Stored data
_____

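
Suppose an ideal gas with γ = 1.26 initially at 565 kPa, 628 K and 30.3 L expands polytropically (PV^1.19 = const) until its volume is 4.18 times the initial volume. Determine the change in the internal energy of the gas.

-15700 J

n = P₁V₁/(RT₁) = 565×30.3/(8.314×628) = 3.28 mol.
Polytropic n=1.19: T₂ = T₁(V₁/V₂)^(n−1) = 628×(0.239)^0.19 = 479 K; P₂ = P₁(V₁/V₂)^n = 103 kPa.
For an ideal gas ΔU = nCvΔT with Cv = R/(γ−1) = 32.0 J/(mol·K).
ΔU = 3.28×32.0×(479−628) = -15700 J.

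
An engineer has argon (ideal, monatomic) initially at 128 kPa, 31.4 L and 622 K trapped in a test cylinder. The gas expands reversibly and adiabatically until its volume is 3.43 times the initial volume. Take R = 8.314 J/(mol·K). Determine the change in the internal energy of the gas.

-3380 J

n = P₁V₁/(RT₁) = 128×31.4/(8.314×622) = 0.777 mol.
Adiabatic: TV^(γ−1) = const ⇒ T₂ = 622×(0.292)^0.667 = 273 K; PV^γ = const ⇒ P₂ = 16.4 kPa.
For an ideal gas ΔU = nCvΔT with Cv = (3/2)R = 12.5 J/(mol·K).
ΔU = 0.777×12.5×(273−622) = -3380 J.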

_____

» **Requirement**
Each record is to be repeated word for word, with none skipped.

» **Solution**
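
Suppose an ideal gas with γ = 1.26 initially at 565 kPa, 628 K and 30.3 L expands polytropically (PV^1.19 = const) until its volume is 4.18 times the initial volume. Determine the change in the internal energy of the gas.

-15700 J

n = P₁V₁/(RT₁) = 565×30.3/(8.314×628) = 3.28 mol.
Polytropic n=1.19: T₂ = T₁(V₁/V₂)^(n−1) = 628×(0.239)^0.19 = 479 K; P₂ = P₁(V₁/V₂)^n = 103 kPa.
For an ideal gas ΔU = nCvΔT with Cv = R/(γ−1) = 32.0 J/(mol·K).
ΔU = 3.28×32.0×(479−628) = -15700 J.

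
An engineer has argon (ideal, monatomic) initially at 128 kPa, 31.4 L and 622 K trapped in a test cylinder. The gas expands reversibly and adiabatically until its volume is 3.43 times the initial volume. Take R = 8.314 J/(mol·K). Determine the change in the internal energy of the gas.

-3380 J

n = P₁V₁/(RT₁) = 128×31.4/(8.314×622) = 0.777 mol.
Adiabatic: TV^(γ−1) = const ⇒ T₂ = 622×(0.292)^0.667 = 273 K; PV^γ = const ⇒ P₂ = 16.4 kPa.
For an ideal gas ΔU = nCvΔT with Cv = (3/2)R = 12.5 J/(mol·K).
ΔU = 0.777×12.5×(273−622) = -3380 J.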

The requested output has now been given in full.